(Source data)
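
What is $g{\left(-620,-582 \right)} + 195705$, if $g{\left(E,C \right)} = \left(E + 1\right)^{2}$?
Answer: $578866$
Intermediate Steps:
$g{\left(E,C \right)} = \left(1 + E\right)^{2}$
$g{\left(-620,-582 \right)} + 195705 = \left(1 - 620\right)^{2} + 195705 = \left(-619\right)^{2} + 195705 = 383161 + 195705 = 578866$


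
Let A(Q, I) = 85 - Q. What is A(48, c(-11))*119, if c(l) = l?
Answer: 4403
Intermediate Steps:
A(48, c(-11))*119 = (85 - 1*48)*119 = (85 - 48)*119 = 37*119 = 4403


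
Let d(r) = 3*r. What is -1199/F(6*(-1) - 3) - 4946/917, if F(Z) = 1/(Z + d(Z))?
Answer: 39576442/917 ≈ 43159.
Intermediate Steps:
F(Z) = 1/(4*Z) (F(Z) = 1/(Z + 3*Z) = 1/(4*Z))
-1199/F(6*(-1) - 3) - 4946/917 = -1199/(1/(4*(6*(-1) - 3))) - 4946/917 = -1199/(1/(4*(-6 - 3))) - 4946*1/917 = -1199/((1/4)/(-9)) - 4946/917 = -1199/((1/4)*(-1/9)) - 4946/917 = -1199/(-1/36) - 4946/917 = -1199*(-36) - 4946/917 = 43164 - 4946/917 = 39576442/917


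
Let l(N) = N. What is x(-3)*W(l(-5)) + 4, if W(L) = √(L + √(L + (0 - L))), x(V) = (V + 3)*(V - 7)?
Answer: 4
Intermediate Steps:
x(V) = (-7 + V)*(3 + V) (x(V) = (3 + V)*(-7 + V) = (-7 + V)*(3 + V))
W(L) = √L (W(L) = √(L + √(L - L)) = √(L + √0) = √(L + 0) = √L)
x(-3)*W(l(-5)) + 4 = (-21 + (-3)² - 4*(-3))*√(-5) + 4 = (-21 + 9 + 12)*(I*√5) + 4 = 0*(I*√5) + 4 = 0 + 4 = 4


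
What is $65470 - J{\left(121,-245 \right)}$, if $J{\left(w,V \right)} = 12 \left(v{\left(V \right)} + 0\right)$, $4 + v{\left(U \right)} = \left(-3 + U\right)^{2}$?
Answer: $-672530$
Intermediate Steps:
$v{\left(U \right)} = -4 + \left(-3 + U\right)^{2}$
$J{\left(w,V \right)} = -48 + 12 \left(-3 + V\right)^{2}$ ($J{\left(w,V \right)} = 12 \left(\left(-4 + \left(-3 + V\right)^{2}\right) + 0\right) = 12 \left(-4 + \left(-3 + V\right)^{2}\right) = -48 + 12 \left(-3 + V\right)^{2}$)
$65470 - J{\left(121,-245 \right)} = 65470 - \left(-48 + 12 \left(-3 - 245\right)^{2}\right) = 65470 - \left(-48 + 12 \left(-248\right)^{2}\right) = 65470 - \left(-48 + 12 \cdot 61504\right) = 65470 - \left(-48 + 738048\right) = 65470 - 738000 = -672530$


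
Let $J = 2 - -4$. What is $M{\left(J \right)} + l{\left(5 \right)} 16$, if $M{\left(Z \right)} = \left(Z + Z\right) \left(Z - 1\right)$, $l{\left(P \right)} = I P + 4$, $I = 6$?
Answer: $604$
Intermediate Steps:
$l{\left(P \right)} = 4 + 6 P$ ($l{\left(P \right)} = 6 P + 4 = 4 + 6 P$)
$J = 6$ ($J = 2 + 4 = 6$)
$M{\left(Z \right)} = 2 Z \left(-1 + Z\right)$
$M{\left(J \right)} + l{\left(5 \right)} 16 = 2 \cdot 6 \left(-1 + 6\right) + \left(4 + 6 \cdot 5\right) 16 = 2 \cdot 6 \cdot 5 + \left(4 + 30\right) 16 = 60 + 34 \cdot 16 = 60 + 544 = 604$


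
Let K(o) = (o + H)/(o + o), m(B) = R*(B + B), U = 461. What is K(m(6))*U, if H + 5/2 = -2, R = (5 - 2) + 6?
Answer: 10603/48 ≈ 220.90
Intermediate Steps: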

Your objective —
Go through the entries and copy every line that has "Answer".

Solved problem —
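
Answer: $578866$
Answer: 4403
Answer: 39576442/917 ≈ 43159.
Answer: 4
Answer: $-672530$
Answer: $604$
Answer: 10603/48 ≈ 220.90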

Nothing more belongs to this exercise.